GOAL OF THE EXERCISE => The expected output is the complete data, reproduced exactly.

(Beginning of WORKING DATA)

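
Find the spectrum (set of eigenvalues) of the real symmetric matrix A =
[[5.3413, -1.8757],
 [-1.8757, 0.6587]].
sigma(A) ≈ {0, 6}

A is real symmetric, so its spectrum consists of real eigenvalues. Expanding the characteristic polynomial of the displayed matrix gives
  det(λ I - A) = p(λ) = λ^2 + (-6)λ + (0).
Solving p(λ) = 0 yields eigenvalues ≈ 0, 6. (A is shown rounded to 4 decimals, so these recover the underlying integer eigenvalues to within that precision.)
Verification: the trace of A = 6 equals the sum of eigenvalues 6, and det(A) ≈ 0.0001 matches the eigenvalue product 0.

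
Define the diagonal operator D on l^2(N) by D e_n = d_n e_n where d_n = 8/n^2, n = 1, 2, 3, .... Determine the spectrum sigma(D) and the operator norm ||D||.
sigma(D) = {8/n^2 : n ≥ 1} ∪ {0}; ||D|| = 8

A bounded diagonal operator on l^2 with diagonal entries d_n has spectrum equal to the closure of {d_n : n ≥ 1}: every d_n is an eigenvalue (with eigenvector e_n), so {d_n} ⊂ sigma(D); the spectrum is closed, so its closure is too; and for lambda not in the closure, (D - lambda I) has bounded inverse (the diagonal entries 1/(d_n - lambda) are bounded). For our sequence d_n = 8/n^2, n = 1, 2, 3, ...:
  - {d_n} = {8/n^2 : n ≥ 1}; the only limit point is 0
  - closure = {8/n^2 : n ≥ 1} ∪ {0}
For the norm: a diagonal operator has ||D|| = sup_n |d_n|. Here d_n = 8/n^2 is positive and decreasing, so sup_n |d_n| = d_1 = 8. So ||D|| = 8.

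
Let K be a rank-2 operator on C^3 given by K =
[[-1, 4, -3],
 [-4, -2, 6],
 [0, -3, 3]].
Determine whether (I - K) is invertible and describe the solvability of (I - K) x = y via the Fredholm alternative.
(I - K) is invertible (det(I - K) = 28 ≠ 0), so for every y in C^3 the equation (I - K) x = y has a unique solution.

K has rank 2 and factors as K = U V^T = u1 v1^T + u2 v2^T with u1 = (-3, 0, 2), v1 = (1, -1, 0), u2 = (-1, 2, 1), v2 = (-2, -1, 3) (multiplying out reproduces the displayed K). The nonzero eigenvalues of U V^T coincide with those of the 2 x 2 matrix G = V^T U = [[v1·u1, v1·u2], [v2·u1, v2·u2]] = [[-3, -3], [12, 3]], and by the Sylvester determinant identity det(I_3 - U V^T) = det(I_2 - V^T U) = det([[4, 3], [-12, -2]]) = (4)(-2) - (3)(-12) = 28. (Direct check: I - K =
[[2, -4, 3],
 [4, 3, -6],
 [0, 3, -2]]
has determinant 28.) The finite-dimensional Fredholm alternative says: either (I - K) is invertible, or ker(I - K) ≠ {0} and then range(I - K) = ker((I - K)^*)^⊥, with dim ker(I - K) = dim ker((I - K)^*). Since det(I - K) ≠ 0, 1 is not an eigenvalue of K and ker(I - K) = {0}, so we are in the first case: for every y there is a unique x = (I - K)^(-1) y. (Explicitly, by the Woodbury identity, (I - U V^T)^(-1) = I + U (I_2 - G)^(-1) V^T.)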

(End of WORKING DATA)

OUTPUT BELOW =>
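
Find the spectrum (set of eigenvalues) of the real symmetric matrix A =
[[5.3413, -1.8757],
 [-1.8757, 0.6587]].
sigma(A) ≈ {0, 6}

A is real symmetric, so its spectrum consists of real eigenvalues. Expanding the characteristic polynomial of the displayed matrix gives
  det(λ I - A) = p(λ) = λ^2 + (-6)λ + (0).
Solving p(λ) = 0 yields eigenvalues ≈ 0, 6. (A is shown rounded to 4 decimals, so these recover the underlying integer eigenvalues to within that precision.)
Verification: the trace of A = 6 equals the sum of eigenvalues 6, and det(A) ≈ 0.0001 matches the eigenvalue product 0.

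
Define the diagonal operator D on l^2(N) by D e_n = d_n e_n where d_n = 8/n^2, n = 1, 2, 3, .... Determine the spectrum sigma(D) and the operator norm ||D||.
sigma(D) = {8/n^2 : n ≥ 1} ∪ {0}; ||D|| = 8

A bounded diagonal operator on l^2 with diagonal entries d_n has spectrum equal to the closure of {d_n : n ≥ 1}: every d_n is an eigenvalue (with eigenvector e_n), so {d_n} ⊂ sigma(D); the spectrum is closed, so its closure is too; and for lambda not in the closure, (D - lambda I) has bounded inverse (the diagonal entries 1/(d_n - lambda) are bounded). For our sequence d_n = 8/n^2, n = 1, 2, 3, ...:
  - {d_n} = {8/n^2 : n ≥ 1}; the only limit point is 0
  - closure = {8/n^2 : n ≥ 1} ∪ {0}
For the norm: a diagonal operator has ||D|| = sup_n |d_n|. Here d_n = 8/n^2 is positive and decreasing, so sup_n |d_n| = d_1 = 8. So ||D|| = 8.

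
Let K be a rank-2 operator on C^3 given by K =
[[-1, 4, -3],
 [-4, -2, 6],
 [0, -3, 3]].
Determine whether (I - K) is invertible and describe the solvability of (I - K) x = y via the Fredholm alternative.
(I - K) is invertible (det(I - K) = 28 ≠ 0), so for every y in C^3 the equation (I - K) x = y has a unique solution.

K has rank 2 and factors as K = U V^T = u1 v1^T + u2 v2^T with u1 = (-3, 0, 2), v1 = (1, -1, 0), u2 = (-1, 2, 1), v2 = (-2, -1, 3) (multiplying out reproduces the displayed K). The nonzero eigenvalues of U V^T coincide with those of the 2 x 2 matrix G = V^T U = [[v1·u1, v1·u2], [v2·u1, v2·u2]] = [[-3, -3], [12, 3]], and by the Sylvester determinant identity det(I_3 - U V^T) = det(I_2 - V^T U) = det([[4, 3], [-12, -2]]) = (4)(-2) - (3)(-12) = 28. (Direct check: I - K =
[[2, -4, 3],
 [4, 3, -6],
 [0, 3, -2]]
has determinant 28.) The finite-dimensional Fredholm alternative says: either (I - K) is invertible, or ker(I - K) ≠ {0} and then range(I - K) = ker((I - K)^*)^⊥, with dim ker(I - K) = dim ker((I - K)^*). Since det(I - K) ≠ 0, 1 is not an eigenvalue of K and ker(I - K) = {0}, so we are in the first case: for every y there is a unique x = (I - K)^(-1) y. (Explicitly, by the Woodbury identity, (I - U V^T)^(-1) = I + U (I_2 - G)^(-1) V^T.)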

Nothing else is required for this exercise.